TASK OBJECTIVE: A single figure is wanted: the count of lines below containing the string "whenever".

====== RECORDS SHOWN ======

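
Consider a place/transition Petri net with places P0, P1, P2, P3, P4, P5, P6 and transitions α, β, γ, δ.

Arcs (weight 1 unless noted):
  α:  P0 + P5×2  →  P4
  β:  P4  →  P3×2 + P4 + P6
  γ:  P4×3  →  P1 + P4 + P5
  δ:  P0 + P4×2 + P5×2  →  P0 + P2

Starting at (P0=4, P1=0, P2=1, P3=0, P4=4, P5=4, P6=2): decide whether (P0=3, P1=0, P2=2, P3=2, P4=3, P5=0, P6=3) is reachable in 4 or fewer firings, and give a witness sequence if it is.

step 1: fire α:  (P0=4, P1=0, P2=1, P3=0, P4=4, P5=4, P6=2) → (P0=3, P1=0, P2=1, P3=0, P4=5, P5=2, P6=2)
step 2: fire β:  (P0=3, P1=0, P2=1, P3=0, P4=5, P5=2, P6=2) → (P0=3, P1=0, P2=1, P3=2, P4=5, P5=2, P6=3)
step 3: fire δ:  (P0=3, P1=0, P2=1, P3=2, P4=5, P5=2, P6=3) → (P0=3, P1=0, P2=2, P3=2, P4=3, P5=0, P6=3)

YES — reachable via ⟨α, β, δ⟩ (3 firings)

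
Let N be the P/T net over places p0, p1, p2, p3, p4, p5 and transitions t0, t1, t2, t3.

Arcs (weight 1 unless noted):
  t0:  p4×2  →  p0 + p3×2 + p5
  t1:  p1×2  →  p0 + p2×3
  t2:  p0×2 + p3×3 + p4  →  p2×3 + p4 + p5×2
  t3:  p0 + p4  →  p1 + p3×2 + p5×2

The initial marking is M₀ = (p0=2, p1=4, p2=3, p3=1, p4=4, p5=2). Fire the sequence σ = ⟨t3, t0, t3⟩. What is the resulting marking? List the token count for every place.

step 1: fire t3:  (p0=2, p1=4, p2=3, p3=1, p4=4, p5=2) → (p0=1, p1=5, p2=3, p3=3, p4=3, p5=4)
step 2: fire t0:  (p0=1, p1=5, p2=3, p3=3, p4=3, p5=4) → (p0=2, p1=5, p2=3, p3=5, p4=1, p5=5)
step 3: fire t3:  (p0=2, p1=5, p2=3, p3=5, p4=1, p5=5) → (p0=1, p1=6, p2=3, p3=7, p4=0, p5=7)

(p0=1, p1=6, p2=3, p3=7, p4=0, p5=7)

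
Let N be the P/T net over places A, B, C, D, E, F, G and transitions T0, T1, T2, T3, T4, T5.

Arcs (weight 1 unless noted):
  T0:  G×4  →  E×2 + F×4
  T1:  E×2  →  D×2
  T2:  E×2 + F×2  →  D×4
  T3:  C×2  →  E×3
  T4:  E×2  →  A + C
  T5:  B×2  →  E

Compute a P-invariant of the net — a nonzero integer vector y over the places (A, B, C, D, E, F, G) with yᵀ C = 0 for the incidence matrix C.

Incidence matrix C (rows=places, cols=transitions):
       T0   T1   T2   T3   T4   T5
    A   0    0    0    0    1    0
    B   0    0    0    0    0   -2
    C   0    0    0   -2    1    0
    D   0    2    4    0    0    0
    E   2   -2   -2    3   -2    1
    F   4    0   -2    0    0    0
    G  -4    0    0    0    0    0

Candidate y = [1, 1, 3, 2, 2, 2, 3]; check y·C column-wise:
  col T0: 1·0 + 1·0 + 3·0 + 2·0 + 2·2 + 2·4 + 3·-4 = 0
  col T1: 1·0 + 1·0 + 3·0 + 2·2 + 2·-2 + 2·0 + 3·0 = 0
  col T2: 1·0 + 1·0 + 3·0 + 2·4 + 2·-2 + 2·-2 + 3·0 = 0
  col T3: 1·0 + 1·0 + 3·-2 + 2·0 + 2·3 + 2·0 + 3·0 = 0
  col T4: 1·1 + 1·0 + 3·1 + 2·0 + 2·-2 + 2·0 + 3·0 = 0
  col T5: 1·0 + 1·-2 + 3·0 + 2·0 + 2·1 + 2·0 + 3·0 = 0

y = (A:1, B:1, C:3, D:2, E:2, F:2, G:3)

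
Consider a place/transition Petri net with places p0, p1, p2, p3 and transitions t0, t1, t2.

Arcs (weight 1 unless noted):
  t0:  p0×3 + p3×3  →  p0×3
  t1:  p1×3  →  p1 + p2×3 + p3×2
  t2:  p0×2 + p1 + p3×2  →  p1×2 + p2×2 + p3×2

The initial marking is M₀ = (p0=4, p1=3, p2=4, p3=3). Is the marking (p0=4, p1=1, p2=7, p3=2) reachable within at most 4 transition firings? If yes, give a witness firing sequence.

YES — reachable via ⟨t0, t1⟩ (2 firings)

step 1: fire t0:  (p0=4, p1=3, p2=4, p3=3) → (p0=4, p1=3, p2=4, p3=0)
step 2: fire t1:  (p0=4, p1=3, p2=4, p3=0) → (p0=4, p1=1, p2=7, p3=2)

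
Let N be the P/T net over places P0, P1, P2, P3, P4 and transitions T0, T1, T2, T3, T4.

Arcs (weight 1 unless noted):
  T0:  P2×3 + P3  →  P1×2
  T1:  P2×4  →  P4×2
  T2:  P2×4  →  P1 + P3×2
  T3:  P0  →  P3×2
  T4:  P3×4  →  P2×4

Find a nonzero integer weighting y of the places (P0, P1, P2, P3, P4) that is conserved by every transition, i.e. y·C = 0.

Incidence matrix C (rows=places, cols=transitions):
       T0   T1   T2   T3   T4
   P0   0    0    0   -1    0
   P1   2    0    1    0    0
   P2  -3   -4   -4    0    4
   P3  -1    0    2    2   -4
   P4   0    2    0    0    0

Candidate y = [2, 2, 1, 1, 2]; check y·C column-wise:
  col T0: 2·0 + 2·2 + 1·-3 + 1·-1 + 2·0 = 0
  col T1: 2·0 + 2·0 + 1·-4 + 1·0 + 2·2 = 0
  col T2: 2·0 + 2·1 + 1·-4 + 1·2 + 2·0 = 0
  col T3: 2·-1 + 2·0 + 1·0 + 1·2 + 2·0 = 0
  col T4: 2·0 + 2·0 + 1·4 + 1·-4 + 2·0 = 0

y = (P0:2, P1:2, P2:1, P3:1, P4:2)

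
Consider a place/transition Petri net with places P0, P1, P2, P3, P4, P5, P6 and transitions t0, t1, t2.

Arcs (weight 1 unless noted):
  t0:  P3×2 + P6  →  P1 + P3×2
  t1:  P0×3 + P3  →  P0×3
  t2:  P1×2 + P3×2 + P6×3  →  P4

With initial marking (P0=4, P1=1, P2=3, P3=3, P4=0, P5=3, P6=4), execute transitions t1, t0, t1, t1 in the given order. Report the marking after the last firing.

(P0=4, P1=2, P2=3, P3=0, P4=0, P5=3, P6=3)

step 1: fire t1:  (P0=4, P1=1, P2=3, P3=3, P4=0, P5=3, P6=4) → (P0=4, P1=1, P2=3, P3=2, P4=0, P5=3, P6=4)
step 2: fire t0:  (P0=4, P1=1, P2=3, P3=2, P4=0, P5=3, P6=4) → (P0=4, P1=2, P2=3, P3=2, P4=0, P5=3, P6=3)
step 3: fire t1:  (P0=4, P1=2, P2=3, P3=2, P4=0, P5=3, P6=3) → (P0=4, P1=2, P2=3, P3=1, P4=0, P5=3, P6=3)
step 4: fire t1:  (P0=4, P1=2, P2=3, P3=1, P4=0, P5=3, P6=3) → (P0=4, P1=2, P2=3, P3=0, P4=0, P5=3, P6=3)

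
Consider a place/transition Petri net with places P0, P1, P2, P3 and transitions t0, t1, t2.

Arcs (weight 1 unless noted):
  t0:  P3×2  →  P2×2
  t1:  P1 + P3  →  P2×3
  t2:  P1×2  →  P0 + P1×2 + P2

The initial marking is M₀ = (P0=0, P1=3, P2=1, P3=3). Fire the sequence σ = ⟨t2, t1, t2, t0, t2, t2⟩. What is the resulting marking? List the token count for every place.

(P0=4, P1=2, P2=10, P3=0)

step 1: fire t2:  (P0=0, P1=3, P2=1, P3=3) → (P0=1, P1=3, P2=2, P3=3)
step 2: fire t1:  (P0=1, P1=3, P2=2, P3=3) → (P0=1, P1=2, P2=5, P3=2)
step 3: fire t2:  (P0=1, P1=2, P2=5, P3=2) → (P0=2, P1=2, P2=6, P3=2)
step 4: fire t0:  (P0=2, P1=2, P2=6, P3=2) → (P0=2, P1=2, P2=8, P3=0)
step 5: fire t2:  (P0=2, P1=2, P2=8, P3=0) → (P0=3, P1=2, P2=9, P3=0)
step 6: fire t2:  (P0=3, P1=2, P2=9, P3=0) → (P0=4, P1=2, P2=10, P3=0)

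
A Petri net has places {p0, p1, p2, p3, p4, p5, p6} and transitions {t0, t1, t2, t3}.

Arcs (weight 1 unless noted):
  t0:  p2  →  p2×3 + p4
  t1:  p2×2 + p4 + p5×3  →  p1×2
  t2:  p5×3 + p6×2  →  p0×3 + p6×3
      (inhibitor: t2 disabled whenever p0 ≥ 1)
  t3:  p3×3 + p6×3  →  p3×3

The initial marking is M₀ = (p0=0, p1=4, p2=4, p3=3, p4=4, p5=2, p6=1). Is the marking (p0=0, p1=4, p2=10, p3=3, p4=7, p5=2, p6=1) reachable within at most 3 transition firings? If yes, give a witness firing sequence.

YES — reachable via ⟨t0, t0, t0⟩ (3 firings)

step 1: fire t0:  (p0=0, p1=4, p2=4, p3=3, p4=4, p5=2, p6=1) → (p0=0, p1=4, p2=6, p3=3, p4=5, p5=2, p6=1)
step 2: fire t0:  (p0=0, p1=4, p2=6, p3=3, p4=5, p5=2, p6=1) → (p0=0, p1=4, p2=8, p3=3, p4=6, p5=2, p6=1)
step 3: fire t0:  (p0=0, p1=4, p2=8, p3=3, p4=6, p5=2, p6=1) → (p0=0, p1=4, p2=10, p3=3, p4=7, p5=2, p6=1)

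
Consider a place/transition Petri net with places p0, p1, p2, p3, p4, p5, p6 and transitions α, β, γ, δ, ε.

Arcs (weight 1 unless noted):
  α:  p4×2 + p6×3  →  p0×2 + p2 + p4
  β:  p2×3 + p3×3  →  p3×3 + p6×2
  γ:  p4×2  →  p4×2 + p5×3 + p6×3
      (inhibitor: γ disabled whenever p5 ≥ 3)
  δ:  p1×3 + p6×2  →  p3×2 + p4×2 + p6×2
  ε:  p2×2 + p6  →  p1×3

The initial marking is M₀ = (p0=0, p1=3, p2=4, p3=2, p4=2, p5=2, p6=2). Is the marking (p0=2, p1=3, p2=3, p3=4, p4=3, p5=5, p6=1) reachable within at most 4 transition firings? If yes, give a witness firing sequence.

YES — reachable via ⟨γ, α, δ, ε⟩ (4 firings)

step 1: fire γ:  (p0=0, p1=3, p2=4, p3=2, p4=2, p5=2, p6=2) → (p0=0, p1=3, p2=4, p3=2, p4=2, p5=5, p6=5)
step 2: fire α:  (p0=0, p1=3, p2=4, p3=2, p4=2, p5=5, p6=5) → (p0=2, p1=3, p2=5, p3=2, p4=1, p5=5, p6=2)
step 3: fire δ:  (p0=2, p1=3, p2=5, p3=2, p4=1, p5=5, p6=2) → (p0=2, p1=0, p2=5, p3=4, p4=3, p5=5, p6=2)
step 4: fire ε:  (p0=2, p1=0, p2=5, p3=4, p4=3, p5=5, p6=2) → (p0=2, p1=3, p2=3, p3=4, p4=3, p5=5, p6=1)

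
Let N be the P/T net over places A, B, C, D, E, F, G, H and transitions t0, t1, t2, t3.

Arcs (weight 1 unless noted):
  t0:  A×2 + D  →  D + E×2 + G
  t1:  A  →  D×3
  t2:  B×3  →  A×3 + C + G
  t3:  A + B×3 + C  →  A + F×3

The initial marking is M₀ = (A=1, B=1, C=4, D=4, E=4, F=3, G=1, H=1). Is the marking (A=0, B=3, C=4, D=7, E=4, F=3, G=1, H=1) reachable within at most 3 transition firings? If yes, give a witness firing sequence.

depth 0: 1 marking
depth 1: 2 markings reached so far
depth 2: 2 markings reached so far
(frontier empty at depth 2; search complete)
target is not among the 2 markings reachable within 3 steps

NO — not reachable within 3 firings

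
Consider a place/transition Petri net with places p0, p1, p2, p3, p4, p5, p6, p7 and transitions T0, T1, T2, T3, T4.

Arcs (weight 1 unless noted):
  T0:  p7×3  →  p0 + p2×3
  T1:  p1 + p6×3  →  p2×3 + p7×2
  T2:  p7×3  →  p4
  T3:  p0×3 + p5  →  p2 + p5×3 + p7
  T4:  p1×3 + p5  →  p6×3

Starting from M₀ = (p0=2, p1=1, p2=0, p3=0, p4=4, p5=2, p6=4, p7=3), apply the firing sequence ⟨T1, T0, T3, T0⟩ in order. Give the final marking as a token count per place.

(p0=1, p1=0, p2=10, p3=0, p4=4, p5=4, p6=1, p7=0)

step 1: fire T1:  (p0=2, p1=1, p2=0, p3=0, p4=4, p5=2, p6=4, p7=3) → (p0=2, p1=0, p2=3, p3=0, p4=4, p5=2, p6=1, p7=5)
step 2: fire T0:  (p0=2, p1=0, p2=3, p3=0, p4=4, p5=2, p6=1, p7=5) → (p0=3, p1=0, p2=6, p3=0, p4=4, p5=2, p6=1, p7=2)
step 3: fire T3:  (p0=3, p1=0, p2=6, p3=0, p4=4, p5=2, p6=1, p7=2) → (p0=0, p1=0, p2=7, p3=0, p4=4, p5=4, p6=1, p7=3)
step 4: fire T0:  (p0=0, p1=0, p2=7, p3=0, p4=4, p5=4, p6=1, p7=3) → (p0=1, p1=0, p2=10, p3=0, p4=4, p5=4, p6=1, p7=0)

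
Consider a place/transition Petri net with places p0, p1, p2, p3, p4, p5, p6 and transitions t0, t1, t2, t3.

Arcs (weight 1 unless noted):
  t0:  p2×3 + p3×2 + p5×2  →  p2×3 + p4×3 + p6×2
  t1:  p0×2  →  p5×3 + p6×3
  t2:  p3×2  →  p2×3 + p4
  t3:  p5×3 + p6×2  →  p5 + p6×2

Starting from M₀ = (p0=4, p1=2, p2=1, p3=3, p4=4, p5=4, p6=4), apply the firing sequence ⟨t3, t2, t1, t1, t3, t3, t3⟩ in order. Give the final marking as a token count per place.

step 1: fire t3:  (p0=4, p1=2, p2=1, p3=3, p4=4, p5=4, p6=4) → (p0=4, p1=2, p2=1, p3=3, p4=4, p5=2, p6=4)
step 2: fire t2:  (p0=4, p1=2, p2=1, p3=3, p4=4, p5=2, p6=4) → (p0=4, p1=2, p2=4, p3=1, p4=5, p5=2, p6=4)
step 3: fire t1:  (p0=4, p1=2, p2=4, p3=1, p4=5, p5=2, p6=4) → (p0=2, p1=2, p2=4, p3=1, p4=5, p5=5, p6=7)
step 4: fire t1:  (p0=2, p1=2, p2=4, p3=1, p4=5, p5=5, p6=7) → (p0=0, p1=2, p2=4, p3=1, p4=5, p5=8, p6=10)
step 5: fire t3:  (p0=0, p1=2, p2=4, p3=1, p4=5, p5=8, p6=10) → (p0=0, p1=2, p2=4, p3=1, p4=5, p5=6, p6=10)
step 6: fire t3:  (p0=0, p1=2, p2=4, p3=1, p4=5, p5=6, p6=10) → (p0=0, p1=2, p2=4, p3=1, p4=5, p5=4, p6=10)
step 7: fire t3:  (p0=0, p1=2, p2=4, p3=1, p4=5, p5=4, p6=10) → (p0=0, p1=2, p2=4, p3=1, p4=5, p5=2, p6=10)

(p0=0, p1=2, p2=4, p3=1, p4=5, p5=2, p6=10)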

======

REPLY: 2